Materials provided START
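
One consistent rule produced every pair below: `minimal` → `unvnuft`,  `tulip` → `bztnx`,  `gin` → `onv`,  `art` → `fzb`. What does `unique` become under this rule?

The shift depends on letter class: consonant m→u is +8, but vowel i→n is +5. Two shifts are in play — +5 for a/e/i/o/u, +8 for every other letter.
On unique: u(vowel)+5=z, n(cons)+8=v, i(vowel)+5=n, q(cons)+8=y, u(vowel)+5=z, e(vowel)+5=j.

zvnyzj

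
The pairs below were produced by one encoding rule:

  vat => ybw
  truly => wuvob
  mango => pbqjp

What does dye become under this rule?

gbf

The shift depends on letter class: consonant v→y is +3, but vowel a→b is +1. The rule splits by letter class: vowels +1, consonants +3.
On dye: d(cons)+3=g, y(cons)+3=b, e(vowel)+1=f.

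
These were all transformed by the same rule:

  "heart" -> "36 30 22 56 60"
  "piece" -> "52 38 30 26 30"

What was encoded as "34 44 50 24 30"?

h(#8)→36 and e(#5)→30: differences scale by 2, so n = 2·pos + 20. Each letter becomes 2×(its alphabet position, a=1..z=26) + 20.
Decoding 34 44 50 24 30: 34→(34−20)÷2=7=g, 44→(44−20)÷2=12=l, 50→(50−20)÷2=15=o, 24→(24−20)÷2=2=b, 30→(30−20)÷2=5=e.

globe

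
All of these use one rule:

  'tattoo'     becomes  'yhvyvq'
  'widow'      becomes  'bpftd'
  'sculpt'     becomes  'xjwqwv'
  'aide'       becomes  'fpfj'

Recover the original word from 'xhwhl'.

sauce

Shifts by position in tattoo: pos 0: t→y (+5), pos 1: a→h (+7), pos 2: t→v (+2), pos 3: t→y (+5), pos 4: o→v (+7), pos 5: o→q (+2) — repeating every 3. A repeating key of period 3 is used — shifts +5, +7, +2 over and over.
Reversing it on xhwhl: x−5=s, h−7=a, w−2=u, h−5=c, l−7=e.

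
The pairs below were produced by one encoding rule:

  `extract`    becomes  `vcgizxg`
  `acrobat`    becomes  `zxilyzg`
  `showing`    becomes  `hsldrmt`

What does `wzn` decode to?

dam

This is the alphabet-reversal cipher (Atbash): a becomes z, b becomes y, etc.
Reversing it on wzn: w↔d, z↔a, n↔m.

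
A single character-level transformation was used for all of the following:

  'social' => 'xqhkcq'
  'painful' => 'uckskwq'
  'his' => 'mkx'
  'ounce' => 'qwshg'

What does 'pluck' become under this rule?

uqwhp

The shift depends on letter class: consonant s→x is +5, but vowel o→q is +2. Two shifts are in play — +2 for a/e/i/o/u, +5 for every other letter.
On pluck: p(cons)+5=u, l(cons)+5=q, u(vowel)+2=w, c(cons)+5=h, k(cons)+5=p.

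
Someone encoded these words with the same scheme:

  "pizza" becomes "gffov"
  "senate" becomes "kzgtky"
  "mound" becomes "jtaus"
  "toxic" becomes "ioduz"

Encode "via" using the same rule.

Read the word backwards and shift each letter +6.
Applying it to via: reverse → aiv; then shift: a+6=g, i+6=o, v+6=b.

gob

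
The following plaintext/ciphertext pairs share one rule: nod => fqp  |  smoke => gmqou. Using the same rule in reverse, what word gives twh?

The output letters match the input read backwards, each shifted +2: nod reversed is don. Read the word backwards and shift each letter +2.
Decoding twh: shift back: t−2=r, w−2=u, h−2=f → ruf; then reverse → fur.

fur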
Materials provided END
● **Required work**: Exactly as they stand above, retype all of the records.

● **Solution for this problem**:
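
One consistent rule produced every pair below: `minimal` → `unvnuft`,  `tulip` → `bztnx`,  `gin` → `onv`,  `art` → `fzb`. What does `unique` become under this rule?

The shift depends on letter class: consonant m→u is +8, but vowel i→n is +5. Two shifts are in play — +5 for a/e/i/o/u, +8 for every other letter.
On unique: u(vowel)+5=z, n(cons)+8=v, i(vowel)+5=n, q(cons)+8=y, u(vowel)+5=z, e(vowel)+5=j.

zvnyzj

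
The pairs below were produced by one encoding rule:

  vat => ybw
  truly => wuvob
  mango => pbqjp

What does dye become under this rule?

gbf

The shift depends on letter class: consonant v→y is +3, but vowel a→b is +1. The rule splits by letter class: vowels +1, consonants +3.
On dye: d(cons)+3=g, y(cons)+3=b, e(vowel)+1=f.

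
These were all transformed by the same rule:

  "heart" -> "36 30 22 56 60"
  "piece" -> "52 38 30 26 30"

What was encoded as "34 44 50 24 30"?

h(#8)→36 and e(#5)→30: differences scale by 2, so n = 2·pos + 20. Each letter becomes 2×(its alphabet position, a=1..z=26) + 20.
Decoding 34 44 50 24 30: 34→(34−20)÷2=7=g, 44→(44−20)÷2=12=l, 50→(50−20)÷2=15=o, 24→(24−20)÷2=2=b, 30→(30−20)÷2=5=e.

globe

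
All of these use one rule:

  'tattoo'     becomes  'yhvyvq'
  'widow'      becomes  'bpftd'
  'sculpt'     becomes  'xjwqwv'
  'aide'       becomes  'fpfj'

Recover the original word from 'xhwhl'.

sauce

Shifts by position in tattoo: pos 0: t→y (+5), pos 1: a→h (+7), pos 2: t→v (+2), pos 3: t→y (+5), pos 4: o→v (+7), pos 5: o→q (+2) — repeating every 3. A repeating key of period 3 is used — shifts +5, +7, +2 over and over.
Reversing it on xhwhl: x−5=s, h−7=a, w−2=u, h−5=c, l−7=e.

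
The pairs below were produced by one encoding rule:

  `extract`    becomes  `vcgizxg`
  `acrobat`    becomes  `zxilyzg`
  `showing`    becomes  `hsldrmt`

What does `wzn` decode to?

dam

This is the alphabet-reversal cipher (Atbash): a becomes z, b becomes y, etc.
Reversing it on wzn: w↔d, z↔a, n↔m.

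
A single character-level transformation was used for all of the following:

  'social' => 'xqhkcq'
  'painful' => 'uckskwq'
  'his' => 'mkx'
  'ounce' => 'qwshg'

What does 'pluck' become under this rule?

uqwhp

The shift depends on letter class: consonant s→x is +5, but vowel o→q is +2. Two shifts are in play — +2 for a/e/i/o/u, +5 for every other letter.
On pluck: p(cons)+5=u, l(cons)+5=q, u(vowel)+2=w, c(cons)+5=h, k(cons)+5=p.

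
Someone encoded these words with the same scheme:

  "pizza" becomes "gffov"
  "senate" becomes "kzgtky"
  "mound" becomes "jtaus"
  "toxic" becomes "ioduz"

Encode "via" using the same rule.

Read the word backwards and shift each letter +6.
Applying it to via: reverse → aiv; then shift: a+6=g, i+6=o, v+6=b.

gob

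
The following plaintext/ciphertext pairs share one rule: nod => fqp  |  smoke => gmqou. Using the same rule in reverse, what word gives twh?

The output letters match the input read backwards, each shifted +2: nod reversed is don. Read the word backwards and shift each letter +2.
Decoding twh: shift back: t−2=r, w−2=u, h−2=f → ruf; then reverse → fur.

fur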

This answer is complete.